● **Exercise input**
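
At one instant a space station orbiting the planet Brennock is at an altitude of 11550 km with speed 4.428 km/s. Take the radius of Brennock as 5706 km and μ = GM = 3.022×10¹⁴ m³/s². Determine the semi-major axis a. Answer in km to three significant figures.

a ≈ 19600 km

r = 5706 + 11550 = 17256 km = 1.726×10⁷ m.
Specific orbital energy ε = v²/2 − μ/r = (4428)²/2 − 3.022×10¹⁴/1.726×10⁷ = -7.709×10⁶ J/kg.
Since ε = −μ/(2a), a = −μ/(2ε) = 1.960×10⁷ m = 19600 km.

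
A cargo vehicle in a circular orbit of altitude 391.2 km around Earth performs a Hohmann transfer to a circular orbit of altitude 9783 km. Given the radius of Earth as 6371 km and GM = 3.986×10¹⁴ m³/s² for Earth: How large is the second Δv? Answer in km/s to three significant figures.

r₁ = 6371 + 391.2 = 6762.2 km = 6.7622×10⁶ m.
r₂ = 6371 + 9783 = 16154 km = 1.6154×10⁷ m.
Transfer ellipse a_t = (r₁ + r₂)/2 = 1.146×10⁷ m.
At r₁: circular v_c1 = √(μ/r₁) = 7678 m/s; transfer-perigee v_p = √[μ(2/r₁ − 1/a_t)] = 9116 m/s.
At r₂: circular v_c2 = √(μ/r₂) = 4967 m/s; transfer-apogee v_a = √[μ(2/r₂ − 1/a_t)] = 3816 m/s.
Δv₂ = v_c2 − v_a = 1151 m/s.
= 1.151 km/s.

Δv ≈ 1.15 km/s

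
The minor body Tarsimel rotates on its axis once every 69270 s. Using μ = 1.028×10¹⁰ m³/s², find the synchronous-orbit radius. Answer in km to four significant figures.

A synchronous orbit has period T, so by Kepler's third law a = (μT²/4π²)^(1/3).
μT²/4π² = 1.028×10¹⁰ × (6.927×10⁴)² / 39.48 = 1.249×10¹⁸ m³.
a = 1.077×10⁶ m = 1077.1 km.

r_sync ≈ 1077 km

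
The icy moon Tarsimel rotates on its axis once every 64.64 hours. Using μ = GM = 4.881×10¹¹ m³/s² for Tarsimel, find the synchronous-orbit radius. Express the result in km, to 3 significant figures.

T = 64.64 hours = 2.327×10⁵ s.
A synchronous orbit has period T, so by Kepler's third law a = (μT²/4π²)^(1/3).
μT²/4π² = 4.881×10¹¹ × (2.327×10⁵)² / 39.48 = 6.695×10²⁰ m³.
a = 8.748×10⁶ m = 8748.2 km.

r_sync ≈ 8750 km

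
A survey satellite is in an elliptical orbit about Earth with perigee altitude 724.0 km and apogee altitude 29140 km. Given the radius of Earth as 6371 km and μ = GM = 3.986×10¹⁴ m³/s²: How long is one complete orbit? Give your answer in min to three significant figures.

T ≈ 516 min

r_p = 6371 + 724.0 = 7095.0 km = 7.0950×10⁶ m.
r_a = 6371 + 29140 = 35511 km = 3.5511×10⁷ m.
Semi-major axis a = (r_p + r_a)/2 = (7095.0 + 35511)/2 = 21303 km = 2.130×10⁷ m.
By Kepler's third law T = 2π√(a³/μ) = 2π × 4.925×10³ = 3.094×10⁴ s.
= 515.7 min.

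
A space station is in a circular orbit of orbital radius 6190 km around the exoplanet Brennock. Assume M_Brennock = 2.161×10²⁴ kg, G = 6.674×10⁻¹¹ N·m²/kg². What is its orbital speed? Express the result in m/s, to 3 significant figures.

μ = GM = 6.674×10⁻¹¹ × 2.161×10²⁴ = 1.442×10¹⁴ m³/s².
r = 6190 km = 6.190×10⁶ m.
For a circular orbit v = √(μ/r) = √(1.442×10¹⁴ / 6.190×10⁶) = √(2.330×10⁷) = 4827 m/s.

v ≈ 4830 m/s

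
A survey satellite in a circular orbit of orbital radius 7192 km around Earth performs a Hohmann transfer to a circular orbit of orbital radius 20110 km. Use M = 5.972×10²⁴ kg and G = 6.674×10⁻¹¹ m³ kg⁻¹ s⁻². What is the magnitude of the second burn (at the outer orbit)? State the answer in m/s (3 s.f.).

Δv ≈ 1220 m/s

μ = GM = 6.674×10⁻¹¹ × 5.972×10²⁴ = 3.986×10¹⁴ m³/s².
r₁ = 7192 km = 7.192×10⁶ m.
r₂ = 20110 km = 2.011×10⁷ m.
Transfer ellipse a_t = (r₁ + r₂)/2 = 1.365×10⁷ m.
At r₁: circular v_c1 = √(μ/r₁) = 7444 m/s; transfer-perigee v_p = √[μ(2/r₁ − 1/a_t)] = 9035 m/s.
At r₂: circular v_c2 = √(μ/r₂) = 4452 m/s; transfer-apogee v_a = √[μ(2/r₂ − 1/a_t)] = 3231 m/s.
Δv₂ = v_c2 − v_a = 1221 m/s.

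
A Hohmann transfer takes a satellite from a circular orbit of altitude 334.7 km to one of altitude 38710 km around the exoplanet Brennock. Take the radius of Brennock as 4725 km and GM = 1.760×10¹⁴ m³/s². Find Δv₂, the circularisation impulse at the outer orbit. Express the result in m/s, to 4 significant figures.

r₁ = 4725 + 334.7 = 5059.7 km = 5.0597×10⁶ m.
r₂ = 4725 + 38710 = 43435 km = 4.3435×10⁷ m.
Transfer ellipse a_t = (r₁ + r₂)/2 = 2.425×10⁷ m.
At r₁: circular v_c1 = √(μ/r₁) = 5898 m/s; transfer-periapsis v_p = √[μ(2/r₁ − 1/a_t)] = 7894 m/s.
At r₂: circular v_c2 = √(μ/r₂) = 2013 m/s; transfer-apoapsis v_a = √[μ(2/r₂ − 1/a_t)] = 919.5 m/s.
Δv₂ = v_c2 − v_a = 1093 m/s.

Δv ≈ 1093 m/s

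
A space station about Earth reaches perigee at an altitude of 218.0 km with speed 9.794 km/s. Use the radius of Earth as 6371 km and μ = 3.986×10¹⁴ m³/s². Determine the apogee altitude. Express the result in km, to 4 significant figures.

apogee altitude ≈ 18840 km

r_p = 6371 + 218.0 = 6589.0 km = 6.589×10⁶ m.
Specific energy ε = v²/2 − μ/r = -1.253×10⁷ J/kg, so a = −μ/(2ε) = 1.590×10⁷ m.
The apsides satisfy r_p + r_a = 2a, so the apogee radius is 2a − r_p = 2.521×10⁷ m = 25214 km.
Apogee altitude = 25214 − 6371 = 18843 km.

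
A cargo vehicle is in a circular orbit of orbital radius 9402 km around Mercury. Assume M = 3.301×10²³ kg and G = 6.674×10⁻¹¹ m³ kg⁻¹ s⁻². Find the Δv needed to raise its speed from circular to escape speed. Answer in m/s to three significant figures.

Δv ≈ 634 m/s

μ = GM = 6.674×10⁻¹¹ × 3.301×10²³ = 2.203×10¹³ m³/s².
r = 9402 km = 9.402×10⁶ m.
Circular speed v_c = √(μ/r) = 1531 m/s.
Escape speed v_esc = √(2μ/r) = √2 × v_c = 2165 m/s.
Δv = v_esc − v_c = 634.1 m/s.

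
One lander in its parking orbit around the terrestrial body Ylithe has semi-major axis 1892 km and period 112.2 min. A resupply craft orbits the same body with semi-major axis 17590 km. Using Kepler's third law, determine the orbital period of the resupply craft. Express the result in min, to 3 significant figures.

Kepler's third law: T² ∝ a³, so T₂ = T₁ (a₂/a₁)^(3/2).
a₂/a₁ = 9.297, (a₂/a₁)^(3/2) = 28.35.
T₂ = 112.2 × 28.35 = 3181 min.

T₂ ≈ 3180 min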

● **Required work**
Word for word, retype all of the entries above.

● **Your response**
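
At one instant a space station orbiting the planet Brennock is at an altitude of 11550 km with speed 4.428 km/s. Take the radius of Brennock as 5706 km and μ = GM = 3.022×10¹⁴ m³/s². Determine the semi-major axis a. Answer in km to three significant figures.

a ≈ 19600 km

r = 5706 + 11550 = 17256 km = 1.726×10⁷ m.
Specific orbital energy ε = v²/2 − μ/r = (4428)²/2 − 3.022×10¹⁴/1.726×10⁷ = -7.709×10⁶ J/kg.
Since ε = −μ/(2a), a = −μ/(2ε) = 1.960×10⁷ m = 19600 km.

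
A cargo vehicle in a circular orbit of altitude 391.2 km around Earth performs a Hohmann transfer to a circular orbit of altitude 9783 km. Given the radius of Earth as 6371 km and GM = 3.986×10¹⁴ m³/s² for Earth: How large is the second Δv? Answer in km/s to three significant figures.

r₁ = 6371 + 391.2 = 6762.2 km = 6.7622×10⁶ m.
r₂ = 6371 + 9783 = 16154 km = 1.6154×10⁷ m.
Transfer ellipse a_t = (r₁ + r₂)/2 = 1.146×10⁷ m.
At r₁: circular v_c1 = √(μ/r₁) = 7678 m/s; transfer-perigee v_p = √[μ(2/r₁ − 1/a_t)] = 9116 m/s.
At r₂: circular v_c2 = √(μ/r₂) = 4967 m/s; transfer-apogee v_a = √[μ(2/r₂ − 1/a_t)] = 3816 m/s.
Δv₂ = v_c2 − v_a = 1151 m/s.
= 1.151 km/s.

Δv ≈ 1.15 km/s

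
The minor body Tarsimel rotates on its axis once every 69270 s. Using μ = 1.028×10¹⁰ m³/s², find the synchronous-orbit radius. Answer in km to four significant figures.

A synchronous orbit has period T, so by Kepler's third law a = (μT²/4π²)^(1/3).
μT²/4π² = 1.028×10¹⁰ × (6.927×10⁴)² / 39.48 = 1.249×10¹⁸ m³.
a = 1.077×10⁶ m = 1077.1 km.

r_sync ≈ 1077 km

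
The icy moon Tarsimel rotates on its axis once every 64.64 hours. Using μ = GM = 4.881×10¹¹ m³/s² for Tarsimel, find the synchronous-orbit radius. Express the result in km, to 3 significant figures.

T = 64.64 hours = 2.327×10⁵ s.
A synchronous orbit has period T, so by Kepler's third law a = (μT²/4π²)^(1/3).
μT²/4π² = 4.881×10¹¹ × (2.327×10⁵)² / 39.48 = 6.695×10²⁰ m³.
a = 8.748×10⁶ m = 8748.2 km.

r_sync ≈ 8750 km

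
A survey satellite is in an elliptical orbit about Earth with perigee altitude 724.0 km and apogee altitude 29140 km. Given the radius of Earth as 6371 km and μ = GM = 3.986×10¹⁴ m³/s²: How long is one complete orbit? Give your answer in min to three significant figures.

T ≈ 516 min

r_p = 6371 + 724.0 = 7095.0 km = 7.0950×10⁶ m.
r_a = 6371 + 29140 = 35511 km = 3.5511×10⁷ m.
Semi-major axis a = (r_p + r_a)/2 = (7095.0 + 35511)/2 = 21303 km = 2.130×10⁷ m.
By Kepler's third law T = 2π√(a³/μ) = 2π × 4.925×10³ = 3.094×10⁴ s.
= 515.7 min.

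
A space station is in a circular orbit of orbital radius 6190 km around the exoplanet Brennock. Assume M_Brennock = 2.161×10²⁴ kg, G = 6.674×10⁻¹¹ N·m²/kg². What is its orbital speed? Express the result in m/s, to 3 significant figures.

μ = GM = 6.674×10⁻¹¹ × 2.161×10²⁴ = 1.442×10¹⁴ m³/s².
r = 6190 km = 6.190×10⁶ m.
For a circular orbit v = √(μ/r) = √(1.442×10¹⁴ / 6.190×10⁶) = √(2.330×10⁷) = 4827 m/s.

v ≈ 4830 m/s

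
A survey satellite in a circular orbit of orbital radius 7192 km around Earth performs a Hohmann transfer to a circular orbit of orbital radius 20110 km. Use M = 5.972×10²⁴ kg and G = 6.674×10⁻¹¹ m³ kg⁻¹ s⁻². What is the magnitude of the second burn (at the outer orbit)? State the answer in m/s (3 s.f.).

Δv ≈ 1220 m/s

μ = GM = 6.674×10⁻¹¹ × 5.972×10²⁴ = 3.986×10¹⁴ m³/s².
r₁ = 7192 km = 7.192×10⁶ m.
r₂ = 20110 km = 2.011×10⁷ m.
Transfer ellipse a_t = (r₁ + r₂)/2 = 1.365×10⁷ m.
At r₁: circular v_c1 = √(μ/r₁) = 7444 m/s; transfer-perigee v_p = √[μ(2/r₁ − 1/a_t)] = 9035 m/s.
At r₂: circular v_c2 = √(μ/r₂) = 4452 m/s; transfer-apogee v_a = √[μ(2/r₂ − 1/a_t)] = 3231 m/s.
Δv₂ = v_c2 − v_a = 1221 m/s.

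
A Hohmann transfer takes a satellite from a circular orbit of altitude 334.7 km to one of altitude 38710 km around the exoplanet Brennock. Take the radius of Brennock as 4725 km and GM = 1.760×10¹⁴ m³/s². Find Δv₂, the circularisation impulse at the outer orbit. Express the result in m/s, to 4 significant figures.

r₁ = 4725 + 334.7 = 5059.7 km = 5.0597×10⁶ m.
r₂ = 4725 + 38710 = 43435 km = 4.3435×10⁷ m.
Transfer ellipse a_t = (r₁ + r₂)/2 = 2.425×10⁷ m.
At r₁: circular v_c1 = √(μ/r₁) = 5898 m/s; transfer-periapsis v_p = √[μ(2/r₁ − 1/a_t)] = 7894 m/s.
At r₂: circular v_c2 = √(μ/r₂) = 2013 m/s; transfer-apoapsis v_a = √[μ(2/r₂ − 1/a_t)] = 919.5 m/s.
Δv₂ = v_c2 − v_a = 1093 m/s.

Δv ≈ 1093 m/s

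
A space station about Earth reaches perigee at an altitude of 218.0 km with speed 9.794 km/s. Use the radius of Earth as 6371 km and μ = 3.986×10¹⁴ m³/s². Determine the apogee altitude. Express the result in km, to 4 significant figures.

apogee altitude ≈ 18840 km

r_p = 6371 + 218.0 = 6589.0 km = 6.589×10⁶ m.
Specific energy ε = v²/2 − μ/r = -1.253×10⁷ J/kg, so a = −μ/(2ε) = 1.590×10⁷ m.
The apsides satisfy r_p + r_a = 2a, so the apogee radius is 2a − r_p = 2.521×10⁷ m = 25214 km.
Apogee altitude = 25214 − 6371 = 18843 km.

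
A cargo vehicle is in a circular orbit of orbital radius 9402 km around Mercury. Assume M = 3.301×10²³ kg and G = 6.674×10⁻¹¹ m³ kg⁻¹ s⁻². Find the Δv needed to raise its speed from circular to escape speed. Answer in m/s to three significant figures.

Δv ≈ 634 m/s

μ = GM = 6.674×10⁻¹¹ × 3.301×10²³ = 2.203×10¹³ m³/s².
r = 9402 km = 9.402×10⁶ m.
Circular speed v_c = √(μ/r) = 1531 m/s.
Escape speed v_esc = √(2μ/r) = √2 × v_c = 2165 m/s.
Δv = v_esc − v_c = 634.1 m/s.

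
One lander in its parking orbit around the terrestrial body Ylithe has semi-major axis 1892 km and period 112.2 min. A resupply craft orbits the same body with semi-major axis 17590 km. Using Kepler's third law, determine the orbital period of the resupply craft. Express the result in min, to 3 significant figures.

Kepler's third law: T² ∝ a³, so T₂ = T₁ (a₂/a₁)^(3/2).
a₂/a₁ = 9.297, (a₂/a₁)^(3/2) = 28.35.
T₂ = 112.2 × 28.35 = 3181 min.

T₂ ≈ 3180 min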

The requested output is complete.